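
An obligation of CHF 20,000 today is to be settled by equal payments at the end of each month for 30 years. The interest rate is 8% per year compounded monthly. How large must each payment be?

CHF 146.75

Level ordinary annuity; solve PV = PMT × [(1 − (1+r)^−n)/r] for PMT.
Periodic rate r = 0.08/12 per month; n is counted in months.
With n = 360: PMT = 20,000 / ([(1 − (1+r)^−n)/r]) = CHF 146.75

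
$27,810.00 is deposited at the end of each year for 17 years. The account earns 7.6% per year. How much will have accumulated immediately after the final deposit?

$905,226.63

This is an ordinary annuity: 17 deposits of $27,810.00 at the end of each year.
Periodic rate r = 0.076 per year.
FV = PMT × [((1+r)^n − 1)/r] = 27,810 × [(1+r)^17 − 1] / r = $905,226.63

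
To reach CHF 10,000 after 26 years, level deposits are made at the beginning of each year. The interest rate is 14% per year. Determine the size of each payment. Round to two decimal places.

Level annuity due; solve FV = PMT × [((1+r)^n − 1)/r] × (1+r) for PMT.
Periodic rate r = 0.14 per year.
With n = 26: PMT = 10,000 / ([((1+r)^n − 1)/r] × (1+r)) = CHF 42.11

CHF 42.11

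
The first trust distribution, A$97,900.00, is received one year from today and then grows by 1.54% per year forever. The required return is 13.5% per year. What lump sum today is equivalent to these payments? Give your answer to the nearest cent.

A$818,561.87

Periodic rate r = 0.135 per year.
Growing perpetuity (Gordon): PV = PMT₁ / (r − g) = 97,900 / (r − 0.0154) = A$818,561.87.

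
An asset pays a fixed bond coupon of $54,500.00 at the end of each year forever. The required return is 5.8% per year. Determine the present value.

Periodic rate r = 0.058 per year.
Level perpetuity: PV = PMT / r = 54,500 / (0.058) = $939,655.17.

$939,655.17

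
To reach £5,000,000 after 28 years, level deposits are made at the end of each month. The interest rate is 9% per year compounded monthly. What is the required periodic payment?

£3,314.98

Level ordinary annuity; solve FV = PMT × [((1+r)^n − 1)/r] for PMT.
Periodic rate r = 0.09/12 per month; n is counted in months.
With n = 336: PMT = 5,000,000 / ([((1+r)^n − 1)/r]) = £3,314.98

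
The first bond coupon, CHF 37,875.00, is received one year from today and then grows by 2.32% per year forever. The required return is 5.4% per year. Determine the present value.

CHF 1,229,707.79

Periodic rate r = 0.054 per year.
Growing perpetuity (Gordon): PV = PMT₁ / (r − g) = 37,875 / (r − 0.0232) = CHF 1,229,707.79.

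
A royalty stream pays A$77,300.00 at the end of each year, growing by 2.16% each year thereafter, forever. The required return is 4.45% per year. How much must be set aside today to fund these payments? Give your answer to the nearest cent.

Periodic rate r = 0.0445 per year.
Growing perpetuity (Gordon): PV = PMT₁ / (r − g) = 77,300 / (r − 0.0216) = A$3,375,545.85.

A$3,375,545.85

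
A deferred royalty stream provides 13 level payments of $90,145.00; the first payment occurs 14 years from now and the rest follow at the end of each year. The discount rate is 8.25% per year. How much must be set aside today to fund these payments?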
################
** Problem **
The response must contain exactly the lines from the one with "A royalty stream" through the last line of the material above, both ends included, and no others.

** Problem solution **
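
A royalty stream pays A$77,300.00 at the end of each year, growing by 2.16% each year thereafter, forever. The required return is 4.45% per year. How much must be set aside today to fund these payments? Give your answer to the nearest cent.

Periodic rate r = 0.0445 per year.
Growing perpetuity (Gordon): PV = PMT₁ / (r − g) = 77,300 / (r − 0.0216) = A$3,375,545.85.

A$3,375,545.85

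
A deferred royalty stream provides 13 level payments of $90,145.00; the first payment occurs 14 years from now and the rest follow at the end of each year. The discount rate is 8.25% per year. How much must be set aside today to fund these payments?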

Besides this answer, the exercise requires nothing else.